Task item:
In your answer, reproduce exactly the lines from the beginning of the listing below through the one containing "Red-shouldered Hawk: Caterpillar, Garter", and only those lines.

● ● ● ● ● ● ●

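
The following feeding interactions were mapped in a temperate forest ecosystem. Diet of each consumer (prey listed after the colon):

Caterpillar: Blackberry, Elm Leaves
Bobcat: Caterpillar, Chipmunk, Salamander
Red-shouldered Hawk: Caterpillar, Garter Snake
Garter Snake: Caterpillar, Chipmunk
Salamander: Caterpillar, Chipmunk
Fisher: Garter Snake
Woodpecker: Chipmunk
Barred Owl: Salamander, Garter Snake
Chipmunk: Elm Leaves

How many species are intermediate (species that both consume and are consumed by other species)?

4

Intermediate species (has both prey and predators): Caterpillar, Chipmunk, Salamander, Garter Snake.
Count: 4.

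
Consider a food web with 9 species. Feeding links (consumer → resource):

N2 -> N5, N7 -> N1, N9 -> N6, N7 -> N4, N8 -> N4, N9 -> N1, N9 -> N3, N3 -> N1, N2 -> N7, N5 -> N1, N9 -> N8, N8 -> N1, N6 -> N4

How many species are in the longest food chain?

3 species

One longest chain: N1 → N7 → N2.
It has 3 species and 2 links.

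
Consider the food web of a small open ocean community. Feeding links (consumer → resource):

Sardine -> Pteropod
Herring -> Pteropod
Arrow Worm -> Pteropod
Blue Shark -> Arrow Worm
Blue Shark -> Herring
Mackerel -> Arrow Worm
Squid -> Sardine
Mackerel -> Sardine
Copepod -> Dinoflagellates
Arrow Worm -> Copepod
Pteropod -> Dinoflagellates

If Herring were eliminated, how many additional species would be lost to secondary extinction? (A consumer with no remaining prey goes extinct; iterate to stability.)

0

Remove Herring.
Every predator of it retains at least one other prey: Blue Shark still has Arrow Worm.
No consumer loses all prey, so no secondary extinctions occur.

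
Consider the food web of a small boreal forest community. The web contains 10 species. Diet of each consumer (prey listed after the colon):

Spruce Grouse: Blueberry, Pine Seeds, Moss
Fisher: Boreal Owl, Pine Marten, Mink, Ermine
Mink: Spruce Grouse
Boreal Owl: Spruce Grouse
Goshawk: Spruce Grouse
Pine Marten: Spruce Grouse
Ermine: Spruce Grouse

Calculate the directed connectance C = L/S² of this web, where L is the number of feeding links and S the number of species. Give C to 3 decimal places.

C = 0.120

The web has S = 10 species and L = 12 feeding links.
C = L / S² = 12 / 100 = 0.1200 ≈ 0.120.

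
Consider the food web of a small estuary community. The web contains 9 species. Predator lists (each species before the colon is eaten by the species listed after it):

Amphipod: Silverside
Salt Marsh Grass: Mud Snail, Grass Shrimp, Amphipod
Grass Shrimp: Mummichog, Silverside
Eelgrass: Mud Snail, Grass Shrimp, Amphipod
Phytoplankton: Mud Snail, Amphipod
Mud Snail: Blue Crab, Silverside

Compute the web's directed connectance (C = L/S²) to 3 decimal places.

The web has S = 9 species and L = 13 feeding links.
C = L / S² = 13 / 81 = 0.1605 ≈ 0.160.

C = 0.160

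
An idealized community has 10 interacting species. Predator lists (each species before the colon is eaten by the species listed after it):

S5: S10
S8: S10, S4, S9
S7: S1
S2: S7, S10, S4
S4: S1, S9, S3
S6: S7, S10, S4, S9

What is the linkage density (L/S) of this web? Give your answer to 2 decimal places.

There are L = 15 links among S = 10 species.
L/S = 15/10 = 1.5000 ≈ 1.50.

L/S = 1.50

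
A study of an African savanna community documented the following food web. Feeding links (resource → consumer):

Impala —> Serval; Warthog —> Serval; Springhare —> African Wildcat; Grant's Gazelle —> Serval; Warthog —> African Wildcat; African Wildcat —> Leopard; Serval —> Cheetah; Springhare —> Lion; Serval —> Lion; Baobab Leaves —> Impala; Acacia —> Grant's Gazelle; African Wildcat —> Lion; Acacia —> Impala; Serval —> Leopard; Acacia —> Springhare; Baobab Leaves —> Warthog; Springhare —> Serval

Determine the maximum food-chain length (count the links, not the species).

One longest chain: Acacia → Springhare → Serval → Cheetah.
It has 4 species and 3 links.

3 links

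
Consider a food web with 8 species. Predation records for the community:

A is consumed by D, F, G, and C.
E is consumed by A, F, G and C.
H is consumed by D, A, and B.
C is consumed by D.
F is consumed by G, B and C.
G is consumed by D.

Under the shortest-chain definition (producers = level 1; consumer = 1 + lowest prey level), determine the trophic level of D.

H is a producer → level 1.
D eats H → level 2.

Trophic level 2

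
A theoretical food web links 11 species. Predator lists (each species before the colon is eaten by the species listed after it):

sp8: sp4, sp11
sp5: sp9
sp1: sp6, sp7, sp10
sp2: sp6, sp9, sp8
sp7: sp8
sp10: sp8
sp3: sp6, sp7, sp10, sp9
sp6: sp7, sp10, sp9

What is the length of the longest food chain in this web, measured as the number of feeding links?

One longest chain: sp3 → sp6 → sp7 → sp8 → sp4.
It has 5 species and 4 links.

4 links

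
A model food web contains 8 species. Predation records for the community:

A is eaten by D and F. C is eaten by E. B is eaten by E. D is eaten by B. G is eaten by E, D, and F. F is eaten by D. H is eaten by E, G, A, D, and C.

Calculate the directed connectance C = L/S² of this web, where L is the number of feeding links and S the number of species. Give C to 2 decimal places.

C = 0.22

The web has S = 8 species and L = 14 feeding links.
C = L / S² = 14 / 64 = 0.2188 ≈ 0.22.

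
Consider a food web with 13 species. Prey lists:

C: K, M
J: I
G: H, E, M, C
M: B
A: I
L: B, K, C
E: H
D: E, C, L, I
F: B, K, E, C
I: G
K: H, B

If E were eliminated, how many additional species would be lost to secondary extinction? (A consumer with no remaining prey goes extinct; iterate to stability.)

Remove E.
Every predator of it retains at least one other prey: G still has H, M, C; F still has B, K, C; D still has C, L, I.
No consumer loses all prey, so no secondary extinctions occur.

0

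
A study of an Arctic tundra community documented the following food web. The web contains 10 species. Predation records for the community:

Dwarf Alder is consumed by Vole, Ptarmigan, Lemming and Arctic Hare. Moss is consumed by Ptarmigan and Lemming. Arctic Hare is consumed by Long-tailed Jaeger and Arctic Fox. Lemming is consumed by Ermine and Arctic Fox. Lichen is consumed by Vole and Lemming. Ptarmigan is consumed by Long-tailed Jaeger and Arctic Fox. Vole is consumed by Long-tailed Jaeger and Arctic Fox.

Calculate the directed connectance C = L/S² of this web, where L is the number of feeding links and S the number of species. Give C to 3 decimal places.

C = 0.160

The web has S = 10 species and L = 16 feeding links.
C = L / S² = 16 / 100 = 0.1600 ≈ 0.160.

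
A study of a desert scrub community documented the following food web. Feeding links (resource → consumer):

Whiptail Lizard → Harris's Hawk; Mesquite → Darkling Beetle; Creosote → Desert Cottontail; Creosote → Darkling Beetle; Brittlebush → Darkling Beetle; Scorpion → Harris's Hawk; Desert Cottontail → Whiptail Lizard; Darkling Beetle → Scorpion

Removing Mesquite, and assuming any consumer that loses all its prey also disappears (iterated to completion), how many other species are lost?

0

Remove Mesquite.
Every predator of it retains at least one other prey: Darkling Beetle still has Creosote, Brittlebush.
No consumer loses all prey, so no secondary extinctions occur.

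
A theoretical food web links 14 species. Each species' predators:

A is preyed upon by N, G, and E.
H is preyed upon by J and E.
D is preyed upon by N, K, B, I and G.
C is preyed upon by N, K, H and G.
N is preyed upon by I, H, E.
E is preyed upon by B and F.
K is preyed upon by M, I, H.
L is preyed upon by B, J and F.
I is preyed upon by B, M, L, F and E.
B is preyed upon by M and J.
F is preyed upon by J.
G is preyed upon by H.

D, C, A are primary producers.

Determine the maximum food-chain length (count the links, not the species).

5 links

One longest chain: D → K → I → E → B → M.
It has 6 species and 5 links.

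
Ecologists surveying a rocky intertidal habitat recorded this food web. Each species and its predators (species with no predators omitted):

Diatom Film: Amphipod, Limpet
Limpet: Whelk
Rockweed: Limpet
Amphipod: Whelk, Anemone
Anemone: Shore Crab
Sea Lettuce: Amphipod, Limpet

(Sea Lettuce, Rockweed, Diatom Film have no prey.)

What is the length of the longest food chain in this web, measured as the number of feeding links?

One longest chain: Sea Lettuce → Amphipod → Anemone → Shore Crab.
It has 4 species and 3 links.

3 links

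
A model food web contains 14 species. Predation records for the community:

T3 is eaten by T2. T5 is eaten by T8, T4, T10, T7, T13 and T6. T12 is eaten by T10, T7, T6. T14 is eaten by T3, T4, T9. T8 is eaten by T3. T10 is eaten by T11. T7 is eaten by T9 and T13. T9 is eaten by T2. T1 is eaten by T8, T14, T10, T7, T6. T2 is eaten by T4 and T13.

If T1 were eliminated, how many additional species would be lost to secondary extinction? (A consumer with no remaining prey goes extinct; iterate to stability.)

Remove T1.
Round 1: T14 (all prey gone) → extinct.
No further losses. Total secondary extinctions: 1.

1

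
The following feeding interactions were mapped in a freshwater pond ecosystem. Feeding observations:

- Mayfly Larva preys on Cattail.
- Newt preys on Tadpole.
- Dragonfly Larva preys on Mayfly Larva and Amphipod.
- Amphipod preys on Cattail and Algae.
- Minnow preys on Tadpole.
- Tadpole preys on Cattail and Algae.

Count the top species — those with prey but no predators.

Top species (has prey, but nothing eats it): Newt, Minnow, Dragonfly Larva.
Count: 3.

3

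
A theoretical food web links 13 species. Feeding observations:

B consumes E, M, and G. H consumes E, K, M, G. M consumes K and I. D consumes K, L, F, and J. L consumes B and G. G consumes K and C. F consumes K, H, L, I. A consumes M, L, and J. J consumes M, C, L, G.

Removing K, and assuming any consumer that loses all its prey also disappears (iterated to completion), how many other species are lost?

Remove K.
Every predator of it retains at least one other prey: M still has I; G still has C; H still has E, M, G; F still has I, H, L; D still has L, F, J.
No consumer loses all prey, so no secondary extinctions occur.

0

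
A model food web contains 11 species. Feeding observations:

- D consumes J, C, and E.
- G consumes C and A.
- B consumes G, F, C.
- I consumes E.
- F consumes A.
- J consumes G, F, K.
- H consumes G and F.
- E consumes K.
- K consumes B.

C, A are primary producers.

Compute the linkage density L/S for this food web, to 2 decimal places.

There are L = 17 links among S = 11 species.
L/S = 17/11 = 1.5455 ≈ 1.55.

L/S = 1.55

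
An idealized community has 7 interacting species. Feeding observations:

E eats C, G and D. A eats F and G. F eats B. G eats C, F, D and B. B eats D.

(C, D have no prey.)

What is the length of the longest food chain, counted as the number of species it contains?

5 species

One longest chain: D → B → F → G → A.
It has 5 species and 4 links.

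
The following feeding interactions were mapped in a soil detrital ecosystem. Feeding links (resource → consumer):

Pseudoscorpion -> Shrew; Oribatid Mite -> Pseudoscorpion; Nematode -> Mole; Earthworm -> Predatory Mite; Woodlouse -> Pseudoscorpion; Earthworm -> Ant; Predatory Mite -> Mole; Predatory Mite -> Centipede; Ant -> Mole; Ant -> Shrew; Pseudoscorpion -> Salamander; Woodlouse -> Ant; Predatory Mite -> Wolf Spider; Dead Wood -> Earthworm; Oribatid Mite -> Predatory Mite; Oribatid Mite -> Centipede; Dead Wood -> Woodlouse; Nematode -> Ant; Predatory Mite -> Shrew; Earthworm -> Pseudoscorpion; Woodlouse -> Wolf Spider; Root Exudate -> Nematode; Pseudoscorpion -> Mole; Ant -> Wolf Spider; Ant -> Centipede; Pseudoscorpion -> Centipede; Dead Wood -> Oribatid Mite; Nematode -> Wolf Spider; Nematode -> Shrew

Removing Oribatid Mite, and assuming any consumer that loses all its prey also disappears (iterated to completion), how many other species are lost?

Remove Oribatid Mite.
Every predator of it retains at least one other prey: Pseudoscorpion still has Earthworm, Woodlouse; Predatory Mite still has Earthworm; Centipede still has Pseudoscorpion, Predatory Mite, Ant.
No consumer loses all prey, so no secondary extinctions occur.

0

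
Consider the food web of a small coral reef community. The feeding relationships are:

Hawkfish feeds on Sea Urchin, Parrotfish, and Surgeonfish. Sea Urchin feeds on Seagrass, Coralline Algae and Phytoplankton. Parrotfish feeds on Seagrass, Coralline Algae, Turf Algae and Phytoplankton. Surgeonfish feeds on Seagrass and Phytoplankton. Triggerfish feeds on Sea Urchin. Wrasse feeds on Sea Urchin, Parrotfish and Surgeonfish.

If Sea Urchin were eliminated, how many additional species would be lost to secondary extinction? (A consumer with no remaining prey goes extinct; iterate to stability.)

1

Remove Sea Urchin.
Round 1: Triggerfish (all prey gone) → extinct.
No further losses. Total secondary extinctions: 1.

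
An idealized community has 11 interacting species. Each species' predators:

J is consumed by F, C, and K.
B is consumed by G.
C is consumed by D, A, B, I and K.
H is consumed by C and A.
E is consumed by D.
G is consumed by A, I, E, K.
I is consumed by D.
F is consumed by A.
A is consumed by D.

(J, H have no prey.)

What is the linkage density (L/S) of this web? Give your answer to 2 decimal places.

There are L = 19 links among S = 11 species.
L/S = 19/11 = 1.7273 ≈ 1.73.

L/S = 1.73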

● ● ● ● ● ● ●

Final answer:
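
The following feeding interactions were mapped in a temperate forest ecosystem. Diet of each consumer (prey listed after the colon):

Caterpillar: Blackberry, Elm Leaves
Bobcat: Caterpillar, Chipmunk, Salamander
Red-shouldered Hawk: Caterpillar, Garter Snake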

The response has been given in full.